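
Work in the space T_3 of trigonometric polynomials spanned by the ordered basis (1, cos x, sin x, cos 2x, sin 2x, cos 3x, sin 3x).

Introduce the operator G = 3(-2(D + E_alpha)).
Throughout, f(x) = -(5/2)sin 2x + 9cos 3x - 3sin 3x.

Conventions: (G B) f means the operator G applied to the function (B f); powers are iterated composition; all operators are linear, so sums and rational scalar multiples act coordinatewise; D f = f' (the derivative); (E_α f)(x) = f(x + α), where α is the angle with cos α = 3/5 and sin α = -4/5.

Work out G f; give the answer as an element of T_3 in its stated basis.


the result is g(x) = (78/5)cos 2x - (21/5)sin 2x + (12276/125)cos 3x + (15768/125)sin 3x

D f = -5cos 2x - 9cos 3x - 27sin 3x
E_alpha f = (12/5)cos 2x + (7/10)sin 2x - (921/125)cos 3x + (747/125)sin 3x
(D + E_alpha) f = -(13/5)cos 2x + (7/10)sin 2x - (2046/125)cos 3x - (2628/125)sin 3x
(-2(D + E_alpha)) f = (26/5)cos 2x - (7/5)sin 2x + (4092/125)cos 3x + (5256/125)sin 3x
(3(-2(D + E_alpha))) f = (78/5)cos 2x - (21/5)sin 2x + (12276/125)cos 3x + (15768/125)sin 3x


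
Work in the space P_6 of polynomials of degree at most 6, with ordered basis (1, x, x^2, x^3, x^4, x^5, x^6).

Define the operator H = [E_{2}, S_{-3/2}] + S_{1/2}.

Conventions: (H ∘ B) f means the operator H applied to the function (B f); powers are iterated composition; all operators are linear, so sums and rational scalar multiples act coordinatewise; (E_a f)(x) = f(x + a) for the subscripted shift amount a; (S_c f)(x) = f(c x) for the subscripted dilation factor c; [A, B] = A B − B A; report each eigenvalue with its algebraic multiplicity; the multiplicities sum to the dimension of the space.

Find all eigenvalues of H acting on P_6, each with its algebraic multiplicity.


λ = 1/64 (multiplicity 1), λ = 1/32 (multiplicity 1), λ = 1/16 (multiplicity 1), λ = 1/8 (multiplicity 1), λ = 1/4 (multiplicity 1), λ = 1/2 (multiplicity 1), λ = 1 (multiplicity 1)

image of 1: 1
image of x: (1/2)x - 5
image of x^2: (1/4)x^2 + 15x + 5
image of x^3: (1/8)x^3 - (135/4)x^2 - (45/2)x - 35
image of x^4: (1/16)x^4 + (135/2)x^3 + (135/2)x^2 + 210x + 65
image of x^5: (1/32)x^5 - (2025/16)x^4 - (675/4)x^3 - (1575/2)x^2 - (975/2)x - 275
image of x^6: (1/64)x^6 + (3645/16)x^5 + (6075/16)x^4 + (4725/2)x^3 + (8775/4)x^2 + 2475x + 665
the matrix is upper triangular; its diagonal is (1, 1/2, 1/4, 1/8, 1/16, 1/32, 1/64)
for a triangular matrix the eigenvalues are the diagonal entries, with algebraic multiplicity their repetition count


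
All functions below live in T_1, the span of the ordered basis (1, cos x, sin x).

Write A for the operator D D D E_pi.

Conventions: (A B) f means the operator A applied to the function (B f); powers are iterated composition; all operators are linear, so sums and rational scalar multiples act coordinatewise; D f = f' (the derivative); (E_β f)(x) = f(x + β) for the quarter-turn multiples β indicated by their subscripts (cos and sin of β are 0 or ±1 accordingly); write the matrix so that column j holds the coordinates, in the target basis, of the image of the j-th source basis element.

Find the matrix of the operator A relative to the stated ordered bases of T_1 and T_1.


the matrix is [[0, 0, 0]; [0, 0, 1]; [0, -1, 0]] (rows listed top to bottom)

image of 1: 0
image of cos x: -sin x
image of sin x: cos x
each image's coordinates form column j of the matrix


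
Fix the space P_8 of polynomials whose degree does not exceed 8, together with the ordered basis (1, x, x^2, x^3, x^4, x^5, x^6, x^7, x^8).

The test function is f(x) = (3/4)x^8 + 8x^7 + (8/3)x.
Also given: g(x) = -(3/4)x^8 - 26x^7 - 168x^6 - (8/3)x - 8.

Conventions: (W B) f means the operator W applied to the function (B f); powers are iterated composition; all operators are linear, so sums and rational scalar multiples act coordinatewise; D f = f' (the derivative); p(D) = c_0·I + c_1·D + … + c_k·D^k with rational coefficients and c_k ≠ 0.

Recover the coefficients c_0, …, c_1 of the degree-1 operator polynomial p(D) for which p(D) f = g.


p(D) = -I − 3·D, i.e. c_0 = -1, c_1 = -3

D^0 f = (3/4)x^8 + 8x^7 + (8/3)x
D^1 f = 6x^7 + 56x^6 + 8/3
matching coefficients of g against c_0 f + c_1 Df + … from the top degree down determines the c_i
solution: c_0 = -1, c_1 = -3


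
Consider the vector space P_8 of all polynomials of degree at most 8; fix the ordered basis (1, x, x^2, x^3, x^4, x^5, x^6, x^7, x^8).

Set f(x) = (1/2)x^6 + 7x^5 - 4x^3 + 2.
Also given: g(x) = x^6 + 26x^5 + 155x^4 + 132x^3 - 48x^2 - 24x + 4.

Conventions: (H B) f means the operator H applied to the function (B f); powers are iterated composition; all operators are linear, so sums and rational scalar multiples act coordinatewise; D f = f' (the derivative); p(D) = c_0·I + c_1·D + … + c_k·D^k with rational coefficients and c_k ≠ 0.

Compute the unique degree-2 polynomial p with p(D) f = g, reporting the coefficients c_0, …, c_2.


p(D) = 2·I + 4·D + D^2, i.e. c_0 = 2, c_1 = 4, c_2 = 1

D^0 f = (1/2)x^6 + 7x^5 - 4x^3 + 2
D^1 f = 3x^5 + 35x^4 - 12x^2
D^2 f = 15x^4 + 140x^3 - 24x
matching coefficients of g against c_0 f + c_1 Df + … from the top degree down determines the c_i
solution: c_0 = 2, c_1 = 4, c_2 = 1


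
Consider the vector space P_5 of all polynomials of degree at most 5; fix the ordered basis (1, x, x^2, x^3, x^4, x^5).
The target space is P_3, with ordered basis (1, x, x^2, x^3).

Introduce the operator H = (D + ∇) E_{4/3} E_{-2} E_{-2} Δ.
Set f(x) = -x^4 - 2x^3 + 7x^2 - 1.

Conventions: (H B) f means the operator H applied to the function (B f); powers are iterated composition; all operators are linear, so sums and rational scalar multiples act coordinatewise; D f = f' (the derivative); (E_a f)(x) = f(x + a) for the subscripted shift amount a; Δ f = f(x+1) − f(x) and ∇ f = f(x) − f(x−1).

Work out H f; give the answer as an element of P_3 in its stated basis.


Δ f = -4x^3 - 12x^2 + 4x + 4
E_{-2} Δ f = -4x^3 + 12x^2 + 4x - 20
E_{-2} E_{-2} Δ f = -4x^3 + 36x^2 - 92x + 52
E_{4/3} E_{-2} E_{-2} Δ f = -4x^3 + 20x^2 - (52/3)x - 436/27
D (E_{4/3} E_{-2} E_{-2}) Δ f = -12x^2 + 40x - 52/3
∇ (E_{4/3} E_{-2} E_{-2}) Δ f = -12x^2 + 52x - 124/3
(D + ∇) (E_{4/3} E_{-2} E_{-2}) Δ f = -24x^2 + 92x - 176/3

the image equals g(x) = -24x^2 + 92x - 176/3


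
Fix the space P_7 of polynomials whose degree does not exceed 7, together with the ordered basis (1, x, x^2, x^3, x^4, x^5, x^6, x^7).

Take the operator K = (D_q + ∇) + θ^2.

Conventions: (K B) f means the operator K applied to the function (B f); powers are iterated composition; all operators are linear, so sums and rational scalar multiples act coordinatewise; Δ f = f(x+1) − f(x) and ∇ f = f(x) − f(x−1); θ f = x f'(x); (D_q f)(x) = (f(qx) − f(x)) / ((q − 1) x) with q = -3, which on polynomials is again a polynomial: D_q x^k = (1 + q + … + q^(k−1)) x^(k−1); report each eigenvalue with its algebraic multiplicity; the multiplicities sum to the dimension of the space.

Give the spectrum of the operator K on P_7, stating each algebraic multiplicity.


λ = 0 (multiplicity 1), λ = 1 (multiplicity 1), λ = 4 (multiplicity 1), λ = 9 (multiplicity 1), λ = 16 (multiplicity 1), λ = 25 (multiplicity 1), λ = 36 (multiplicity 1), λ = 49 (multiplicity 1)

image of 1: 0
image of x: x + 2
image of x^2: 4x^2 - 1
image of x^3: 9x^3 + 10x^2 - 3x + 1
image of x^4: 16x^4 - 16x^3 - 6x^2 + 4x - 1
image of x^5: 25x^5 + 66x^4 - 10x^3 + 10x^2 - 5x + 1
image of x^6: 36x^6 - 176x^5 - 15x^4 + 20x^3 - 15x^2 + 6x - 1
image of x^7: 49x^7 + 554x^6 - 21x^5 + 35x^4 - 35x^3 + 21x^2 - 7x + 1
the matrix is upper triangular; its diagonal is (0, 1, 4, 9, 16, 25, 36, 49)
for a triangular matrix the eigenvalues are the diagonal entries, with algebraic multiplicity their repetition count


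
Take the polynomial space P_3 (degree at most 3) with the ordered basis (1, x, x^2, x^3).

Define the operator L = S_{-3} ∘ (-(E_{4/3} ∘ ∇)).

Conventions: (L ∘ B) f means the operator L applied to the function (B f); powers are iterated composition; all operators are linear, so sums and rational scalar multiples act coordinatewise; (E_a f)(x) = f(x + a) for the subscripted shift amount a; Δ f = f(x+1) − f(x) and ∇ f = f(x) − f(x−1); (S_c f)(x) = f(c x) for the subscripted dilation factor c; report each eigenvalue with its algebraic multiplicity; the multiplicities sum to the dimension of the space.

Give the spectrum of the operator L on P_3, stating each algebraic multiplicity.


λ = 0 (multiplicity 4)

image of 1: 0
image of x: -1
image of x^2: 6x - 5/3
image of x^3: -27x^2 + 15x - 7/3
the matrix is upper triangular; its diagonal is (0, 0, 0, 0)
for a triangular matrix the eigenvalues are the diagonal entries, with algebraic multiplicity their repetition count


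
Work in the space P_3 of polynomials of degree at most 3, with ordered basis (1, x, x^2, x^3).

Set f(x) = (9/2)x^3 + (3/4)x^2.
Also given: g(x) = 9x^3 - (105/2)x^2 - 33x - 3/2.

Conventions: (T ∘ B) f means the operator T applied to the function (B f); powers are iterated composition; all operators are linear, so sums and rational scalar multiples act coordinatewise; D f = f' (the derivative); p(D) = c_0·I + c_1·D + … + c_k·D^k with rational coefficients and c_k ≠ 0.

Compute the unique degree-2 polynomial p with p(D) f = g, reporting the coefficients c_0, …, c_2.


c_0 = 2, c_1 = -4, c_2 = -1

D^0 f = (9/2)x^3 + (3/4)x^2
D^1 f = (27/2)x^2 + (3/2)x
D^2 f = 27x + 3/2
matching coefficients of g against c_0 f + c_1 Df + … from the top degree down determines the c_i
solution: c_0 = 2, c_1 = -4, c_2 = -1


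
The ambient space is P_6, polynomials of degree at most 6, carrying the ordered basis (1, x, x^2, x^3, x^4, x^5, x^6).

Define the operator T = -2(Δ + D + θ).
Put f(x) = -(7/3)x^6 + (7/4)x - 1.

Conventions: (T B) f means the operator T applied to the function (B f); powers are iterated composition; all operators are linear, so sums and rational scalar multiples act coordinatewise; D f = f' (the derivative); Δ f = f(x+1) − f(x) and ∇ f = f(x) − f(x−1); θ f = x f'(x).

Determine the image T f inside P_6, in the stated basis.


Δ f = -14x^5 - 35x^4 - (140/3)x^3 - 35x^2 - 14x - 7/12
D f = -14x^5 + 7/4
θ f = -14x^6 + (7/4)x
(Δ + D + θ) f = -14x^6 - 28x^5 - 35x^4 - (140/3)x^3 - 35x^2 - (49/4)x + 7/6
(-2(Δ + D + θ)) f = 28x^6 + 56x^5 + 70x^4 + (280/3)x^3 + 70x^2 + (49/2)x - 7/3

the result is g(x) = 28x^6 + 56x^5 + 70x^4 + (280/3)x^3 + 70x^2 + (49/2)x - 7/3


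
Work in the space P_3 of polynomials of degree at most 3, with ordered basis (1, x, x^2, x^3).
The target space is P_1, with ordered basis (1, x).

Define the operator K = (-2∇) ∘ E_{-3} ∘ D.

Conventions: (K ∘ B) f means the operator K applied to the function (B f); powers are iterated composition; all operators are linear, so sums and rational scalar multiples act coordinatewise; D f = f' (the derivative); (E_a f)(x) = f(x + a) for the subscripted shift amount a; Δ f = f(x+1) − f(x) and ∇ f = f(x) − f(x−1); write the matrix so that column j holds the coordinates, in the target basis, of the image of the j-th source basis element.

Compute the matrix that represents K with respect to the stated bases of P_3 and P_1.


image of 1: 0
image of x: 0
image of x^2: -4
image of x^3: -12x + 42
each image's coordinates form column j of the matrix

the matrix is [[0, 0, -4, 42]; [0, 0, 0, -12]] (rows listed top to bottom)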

_ _ _ _ _ _ _

• ACTIVITY: Exactly repeat the lines above, from the opening line through the one with "Conventions: (H ∘", and include nothing else.

• RESPONSE TO THE EXERCISE:
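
Work in the space T_3 of trigonometric polynomials spanned by the ordered basis (1, cos x, sin x, cos 2x, sin 2x, cos 3x, sin 3x).

Introduce the operator G = 3(-2(D + E_alpha)).
Throughout, f(x) = -(5/2)sin 2x + 9cos 3x - 3sin 3x.

Conventions: (G B) f means the operator G applied to the function (B f); powers are iterated composition; all operators are linear, so sums and rational scalar multiples act coordinatewise; D f = f' (the derivative); (E_α f)(x) = f(x + α), where α is the angle with cos α = 3/5 and sin α = -4/5.

Work out G f; give the answer as an element of T_3 in its stated basis.


the result is g(x) = (78/5)cos 2x - (21/5)sin 2x + (12276/125)cos 3x + (15768/125)sin 3x

D f = -5cos 2x - 9cos 3x - 27sin 3x
E_alpha f = (12/5)cos 2x + (7/10)sin 2x - (921/125)cos 3x + (747/125)sin 3x
(D + E_alpha) f = -(13/5)cos 2x + (7/10)sin 2x - (2046/125)cos 3x - (2628/125)sin 3x
(-2(D + E_alpha)) f = (26/5)cos 2x - (7/5)sin 2x + (4092/125)cos 3x + (5256/125)sin 3x
(3(-2(D + E_alpha))) f = (78/5)cos 2x - (21/5)sin 2x + (12276/125)cos 3x + (15768/125)sin 3x


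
Work in the space P_6 of polynomials of degree at most 6, with ordered basis (1, x, x^2, x^3, x^4, x^5, x^6).

Define the operator H = [E_{2}, S_{-3/2}] + S_{1/2}.

Conventions: (H ∘ B) f means the operator H applied to the function (B f); powers are iterated composition; all operators are linear, so sums and rational scalar multiples act coordinatewise; (E_a f)(x) = f(x + a) for the subscripted shift amount a; (S_c f)(x) = f(c x) for the subscripted dilation factor c; [A, B] = A B − B A; report each eigenvalue with its algebraic multiplicity; the multiplicities sum to the dimension of the space.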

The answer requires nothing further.